**DATA**.
[Start of section]

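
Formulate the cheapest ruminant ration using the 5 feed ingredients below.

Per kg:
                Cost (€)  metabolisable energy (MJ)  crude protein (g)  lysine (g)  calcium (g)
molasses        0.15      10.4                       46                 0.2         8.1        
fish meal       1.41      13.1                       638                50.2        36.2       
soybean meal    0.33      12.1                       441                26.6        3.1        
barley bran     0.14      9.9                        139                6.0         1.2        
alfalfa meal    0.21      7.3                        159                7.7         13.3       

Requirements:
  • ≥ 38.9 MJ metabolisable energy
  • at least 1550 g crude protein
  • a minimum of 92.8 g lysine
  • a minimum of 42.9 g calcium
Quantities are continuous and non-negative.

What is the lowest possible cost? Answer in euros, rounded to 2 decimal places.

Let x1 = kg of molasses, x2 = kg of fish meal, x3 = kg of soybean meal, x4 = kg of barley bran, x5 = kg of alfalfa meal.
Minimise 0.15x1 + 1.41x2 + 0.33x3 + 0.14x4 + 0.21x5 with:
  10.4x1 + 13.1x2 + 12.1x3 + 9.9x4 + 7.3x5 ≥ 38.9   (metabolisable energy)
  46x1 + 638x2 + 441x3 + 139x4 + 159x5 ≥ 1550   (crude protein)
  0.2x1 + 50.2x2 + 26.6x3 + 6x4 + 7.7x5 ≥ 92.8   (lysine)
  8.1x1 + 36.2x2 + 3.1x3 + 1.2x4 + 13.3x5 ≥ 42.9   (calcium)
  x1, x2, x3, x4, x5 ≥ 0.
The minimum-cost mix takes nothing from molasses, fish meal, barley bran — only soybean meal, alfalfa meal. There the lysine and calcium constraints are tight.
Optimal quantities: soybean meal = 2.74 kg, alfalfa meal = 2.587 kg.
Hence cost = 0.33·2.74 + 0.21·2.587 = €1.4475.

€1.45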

[End of section]
[Start of section]

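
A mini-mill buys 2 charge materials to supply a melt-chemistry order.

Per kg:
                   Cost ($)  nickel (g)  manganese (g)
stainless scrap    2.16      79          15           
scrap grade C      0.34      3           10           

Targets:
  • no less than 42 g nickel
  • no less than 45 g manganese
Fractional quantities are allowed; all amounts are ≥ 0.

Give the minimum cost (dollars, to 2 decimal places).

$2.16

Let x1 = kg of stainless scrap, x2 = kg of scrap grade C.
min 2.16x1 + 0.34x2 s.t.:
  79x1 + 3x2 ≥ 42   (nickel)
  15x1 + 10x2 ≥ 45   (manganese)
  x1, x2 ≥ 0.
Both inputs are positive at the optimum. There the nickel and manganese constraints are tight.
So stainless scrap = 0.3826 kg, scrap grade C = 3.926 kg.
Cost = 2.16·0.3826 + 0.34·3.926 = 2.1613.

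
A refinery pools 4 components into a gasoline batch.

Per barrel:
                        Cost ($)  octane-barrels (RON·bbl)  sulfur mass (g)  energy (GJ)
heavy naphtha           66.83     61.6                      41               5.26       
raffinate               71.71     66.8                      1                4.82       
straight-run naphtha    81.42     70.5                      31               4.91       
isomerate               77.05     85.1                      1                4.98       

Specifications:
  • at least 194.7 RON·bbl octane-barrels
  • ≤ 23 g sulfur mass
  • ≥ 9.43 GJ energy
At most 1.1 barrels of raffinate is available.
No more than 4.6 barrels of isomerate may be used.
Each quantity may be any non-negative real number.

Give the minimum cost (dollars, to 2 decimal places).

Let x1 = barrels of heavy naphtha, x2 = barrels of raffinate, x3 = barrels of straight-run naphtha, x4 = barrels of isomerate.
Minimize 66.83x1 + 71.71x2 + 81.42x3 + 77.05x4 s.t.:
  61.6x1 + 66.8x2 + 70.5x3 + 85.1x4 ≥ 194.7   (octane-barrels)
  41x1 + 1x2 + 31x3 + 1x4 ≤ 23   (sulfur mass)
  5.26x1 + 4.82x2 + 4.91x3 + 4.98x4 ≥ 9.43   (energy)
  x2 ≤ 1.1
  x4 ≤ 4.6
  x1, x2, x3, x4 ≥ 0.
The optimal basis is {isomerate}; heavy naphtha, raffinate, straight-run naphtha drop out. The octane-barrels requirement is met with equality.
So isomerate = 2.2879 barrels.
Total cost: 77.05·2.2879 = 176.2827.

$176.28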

[End of section]

**TO DO**. With "least" as the string to match, show every line of the entries above that has it.

**SOLUTION FOR THIS TASK**.
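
  • at least 1550 g crude protein
  • at least 194.7 RON·bbl octane-barrels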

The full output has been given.